- _EXERCISE AIM_
What lines of the data hold the string "from"? Pull each one out.

# # # # #

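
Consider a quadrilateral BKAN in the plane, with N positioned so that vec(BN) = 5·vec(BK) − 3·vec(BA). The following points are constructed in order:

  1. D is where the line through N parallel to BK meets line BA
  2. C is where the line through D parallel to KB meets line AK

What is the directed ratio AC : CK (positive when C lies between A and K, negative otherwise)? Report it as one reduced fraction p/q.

Work in coordinates with B = (0, 0), K = (1, 0), A = (0, 1), N = (5, -3).
1. D is where the line through N parallel to BK meets line BA ⇒ D = (0, -3)
2. C is where the line through D parallel to KB meets line AK ⇒ C = (4, -3)
C = A + t·(K−A) with t = 4, so AC:CK = t:(1−t) = 4:-3

AC:CK = -4/3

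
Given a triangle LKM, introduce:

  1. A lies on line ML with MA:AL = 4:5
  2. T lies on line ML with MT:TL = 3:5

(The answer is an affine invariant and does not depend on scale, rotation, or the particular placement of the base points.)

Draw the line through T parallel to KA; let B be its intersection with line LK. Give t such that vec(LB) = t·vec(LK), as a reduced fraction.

Choose coordinates L = (0, 0), K = (1, 0), M = (0, 1).
1. A lies on line ML with MA:AL = 4:5 ⇒ A = (0, 5/9)
2. T lies on line ML with MT:TL = 3:5 ⇒ T = (0, 5/8)
through T parallel to KA: direction (-1, 5/9); meets LK at B = (9/8, 0)
B = L + t·(K−L) with t = 9/8

t = 9/8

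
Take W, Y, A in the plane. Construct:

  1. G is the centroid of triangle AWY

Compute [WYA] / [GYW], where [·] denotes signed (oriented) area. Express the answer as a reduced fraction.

[WYA]:[GYW] = -3

Choose coordinates W = (0, 0), Y = (1, 0), A = (0, 1).
1. G is the centroid of triangle AWY ⇒ G = (1/3, 1/3)
2·[WYA] = 1, 2·[GYW] = -1/3
[WYA]:[GYW] = 1:-1/3 = -3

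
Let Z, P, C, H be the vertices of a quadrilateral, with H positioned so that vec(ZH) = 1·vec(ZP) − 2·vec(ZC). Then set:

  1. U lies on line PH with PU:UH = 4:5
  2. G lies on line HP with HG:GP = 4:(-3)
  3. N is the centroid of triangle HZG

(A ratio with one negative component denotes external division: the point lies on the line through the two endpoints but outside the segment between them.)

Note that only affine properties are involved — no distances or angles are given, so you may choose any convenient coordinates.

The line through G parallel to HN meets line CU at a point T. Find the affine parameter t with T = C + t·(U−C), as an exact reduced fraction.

t = 135/73

Assign Z = (0, 0), P = (1, 0), C = (0, 1), H = (1, -2) — the answer is frame-independent, so this choice is without loss of generality.
1. U lies on line PH with PU:UH = 4:5 ⇒ U = (1, -8/9)
2. G lies on line HP with HG:GP = 4:(-3) ⇒ G = (1, 6)
3. N is the centroid of triangle HZG ⇒ N = (2/3, 4/3)
through G parallel to HN: direction (-1/3, 10/3); meets CU at T = (135/73, -182/73)
T = C + t·(U−C) with t = 135/73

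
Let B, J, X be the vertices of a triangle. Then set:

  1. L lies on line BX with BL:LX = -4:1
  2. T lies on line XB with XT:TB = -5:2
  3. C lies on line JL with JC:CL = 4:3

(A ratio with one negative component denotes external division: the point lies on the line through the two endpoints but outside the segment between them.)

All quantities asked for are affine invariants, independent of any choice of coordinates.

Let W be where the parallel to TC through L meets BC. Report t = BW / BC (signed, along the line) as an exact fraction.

Assign B = (0, 0), J = (1, 0), X = (0, 1) — the answer is frame-independent, so this choice is without loss of generality.
1. L lies on line BX with BL:LX = -4:1 ⇒ L = (0, 4/3)
2. T lies on line XB with XT:TB = -5:2 ⇒ T = (0, -2/3)
3. C lies on line JL with JC:CL = 4:3 ⇒ C = (3/7, 16/21)
through L parallel to TC: direction (3/7, 10/7); meets BC at W = (-6/7, -32/21)
W = B + t·(C−B) with t = -2

t = -2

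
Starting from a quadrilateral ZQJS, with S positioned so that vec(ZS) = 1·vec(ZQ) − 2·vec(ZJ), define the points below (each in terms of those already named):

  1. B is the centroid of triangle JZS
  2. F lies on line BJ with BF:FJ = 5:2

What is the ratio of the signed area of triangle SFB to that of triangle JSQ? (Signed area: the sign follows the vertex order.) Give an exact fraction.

Set Z = (0, 0), Q = (1, 0), J = (0, 1), S = (1, -2); any affine frame gives the same invariant.
1. B is the centroid of triangle JZS ⇒ B = (1/3, -1/3)
2. F lies on line BJ with BF:FJ = 5:2 ⇒ F = (2/21, 13/21)
2·[SFB] = 5/21, 2·[JSQ] = 2
[SFB]:[JSQ] = 5/21:2 = 5/42

[SFB]:[JSQ] = 5/42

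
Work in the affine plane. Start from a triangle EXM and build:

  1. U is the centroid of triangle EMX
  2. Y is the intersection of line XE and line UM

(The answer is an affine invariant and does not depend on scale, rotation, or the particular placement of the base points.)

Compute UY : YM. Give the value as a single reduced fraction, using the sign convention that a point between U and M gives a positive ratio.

UY:YM = -1/3

Assign E = (0, 0), X = (1, 0), M = (0, 1) — the answer is frame-independent, so this choice is without loss of generality.
1. U is the centroid of triangle EMX ⇒ U = (1/3, 1/3)
2. Y is the intersection of line XE and line UM ⇒ Y = (1/2, 0)
Y = U + t·(M−U) with t = -1/2, so UY:YM = t:(1−t) = -1/2:3/2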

# # # # #

- _SOLVED PROBLEM_
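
Starting from a quadrilateral ZQJS, with S positioned so that vec(ZS) = 1·vec(ZQ) − 2·vec(ZJ), define the points below (each in terms of those already named):
Work in the affine plane. Start from a triangle EXM and build: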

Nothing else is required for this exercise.